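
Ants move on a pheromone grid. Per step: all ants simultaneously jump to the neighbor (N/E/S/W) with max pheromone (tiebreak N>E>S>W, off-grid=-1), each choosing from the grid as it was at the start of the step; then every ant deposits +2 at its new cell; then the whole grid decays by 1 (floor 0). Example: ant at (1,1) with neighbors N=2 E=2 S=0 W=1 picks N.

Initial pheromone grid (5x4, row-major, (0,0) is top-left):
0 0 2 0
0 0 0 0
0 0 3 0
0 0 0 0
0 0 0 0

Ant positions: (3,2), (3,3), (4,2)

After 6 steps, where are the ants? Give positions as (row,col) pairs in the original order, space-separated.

Step 1: ant0:(3,2)->N->(2,2) | ant1:(3,3)->N->(2,3) | ant2:(4,2)->N->(3,2)
  grid max=4 at (2,2)
Step 2: ant0:(2,2)->E->(2,3) | ant1:(2,3)->W->(2,2) | ant2:(3,2)->N->(2,2)
  grid max=7 at (2,2)
Step 3: ant0:(2,3)->W->(2,2) | ant1:(2,2)->E->(2,3) | ant2:(2,2)->E->(2,3)
  grid max=8 at (2,2)
Step 4: ant0:(2,2)->E->(2,3) | ant1:(2,3)->W->(2,2) | ant2:(2,3)->W->(2,2)
  grid max=11 at (2,2)
Step 5: ant0:(2,3)->W->(2,2) | ant1:(2,2)->E->(2,3) | ant2:(2,2)->E->(2,3)
  grid max=12 at (2,2)
Step 6: ant0:(2,2)->E->(2,3) | ant1:(2,3)->W->(2,2) | ant2:(2,3)->W->(2,2)
  grid max=15 at (2,2)

(2,3) (2,2) (2,2)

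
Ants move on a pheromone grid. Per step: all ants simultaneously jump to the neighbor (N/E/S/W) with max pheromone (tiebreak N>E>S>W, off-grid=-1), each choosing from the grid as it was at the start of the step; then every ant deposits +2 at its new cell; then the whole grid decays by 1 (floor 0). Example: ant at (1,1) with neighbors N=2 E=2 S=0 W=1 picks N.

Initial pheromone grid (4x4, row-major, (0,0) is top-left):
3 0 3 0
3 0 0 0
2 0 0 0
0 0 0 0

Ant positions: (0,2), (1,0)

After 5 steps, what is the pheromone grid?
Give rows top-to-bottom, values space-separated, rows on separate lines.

After step 1: ants at (0,3),(0,0)
  4 0 2 1
  2 0 0 0
  1 0 0 0
  0 0 0 0
After step 2: ants at (0,2),(1,0)
  3 0 3 0
  3 0 0 0
  0 0 0 0
  0 0 0 0
After step 3: ants at (0,3),(0,0)
  4 0 2 1
  2 0 0 0
  0 0 0 0
  0 0 0 0
After step 4: ants at (0,2),(1,0)
  3 0 3 0
  3 0 0 0
  0 0 0 0
  0 0 0 0
After step 5: ants at (0,3),(0,0)
  4 0 2 1
  2 0 0 0
  0 0 0 0
  0 0 0 0

4 0 2 1
2 0 0 0
0 0 0 0
0 0 0 0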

....................

__Requirement__. From the first line to the last, reproduce the material word for word.

__Result of the task__.
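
Ants move on a pheromone grid. Per step: all ants simultaneously jump to the neighbor (N/E/S/W) with max pheromone (tiebreak N>E>S>W, off-grid=-1), each choosing from the grid as it was at the start of the step; then every ant deposits +2 at its new cell; then the whole grid decays by 1 (floor 0). Example: ant at (1,1) with neighbors N=2 E=2 S=0 W=1 picks N.

Initial pheromone grid (5x4, row-major, (0,0) is top-left):
0 0 2 0
0 0 0 0
0 0 3 0
0 0 0 0
0 0 0 0

Ant positions: (3,2), (3,3), (4,2)

After 6 steps, where are the ants? Give positions as (row,col) pairs in the original order, space-separated.

Step 1: ant0:(3,2)->N->(2,2) | ant1:(3,3)->N->(2,3) | ant2:(4,2)->N->(3,2)
  grid max=4 at (2,2)
Step 2: ant0:(2,2)->E->(2,3) | ant1:(2,3)->W->(2,2) | ant2:(3,2)->N->(2,2)
  grid max=7 at (2,2)
Step 3: ant0:(2,3)->W->(2,2) | ant1:(2,2)->E->(2,3) | ant2:(2,2)->E->(2,3)
  grid max=8 at (2,2)
Step 4: ant0:(2,2)->E->(2,3) | ant1:(2,3)->W->(2,2) | ant2:(2,3)->W->(2,2)
  grid max=11 at (2,2)
Step 5: ant0:(2,3)->W->(2,2) | ant1:(2,2)->E->(2,3) | ant2:(2,2)->E->(2,3)
  grid max=12 at (2,2)
Step 6: ant0:(2,2)->E->(2,3) | ant1:(2,3)->W->(2,2) | ant2:(2,3)->W->(2,2)
  grid max=15 at (2,2)

(2,3) (2,2) (2,2)

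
Ants move on a pheromone grid. Per step: all ants simultaneously jump to the neighbor (N/E/S/W) with max pheromone (tiebreak N>E>S>W, off-grid=-1), each choosing from the grid as it was at the start of the step; then every ant deposits +2 at its new cell; then the whole grid decays by 1 (floor 0). Example: ant at (1,1) with neighbors N=2 E=2 S=0 W=1 picks N.

Initial pheromone grid (4x4, row-major, (0,0) is top-left):
3 0 3 0
3 0 0 0
2 0 0 0
0 0 0 0

Ant positions: (0,2), (1,0)

After 5 steps, what is the pheromone grid?
Give rows top-to-bottom, values space-separated, rows on separate lines.

After step 1: ants at (0,3),(0,0)
  4 0 2 1
  2 0 0 0
  1 0 0 0
  0 0 0 0
After step 2: ants at (0,2),(1,0)
  3 0 3 0
  3 0 0 0
  0 0 0 0
  0 0 0 0
After step 3: ants at (0,3),(0,0)
  4 0 2 1
  2 0 0 0
  0 0 0 0
  0 0 0 0
After step 4: ants at (0,2),(1,0)
  3 0 3 0
  3 0 0 0
  0 0 0 0
  0 0 0 0
After step 5: ants at (0,3),(0,0)
  4 0 2 1
  2 0 0 0
  0 0 0 0
  0 0 0 0

4 0 2 1
2 0 0 0
0 0 0 0
0 0 0 0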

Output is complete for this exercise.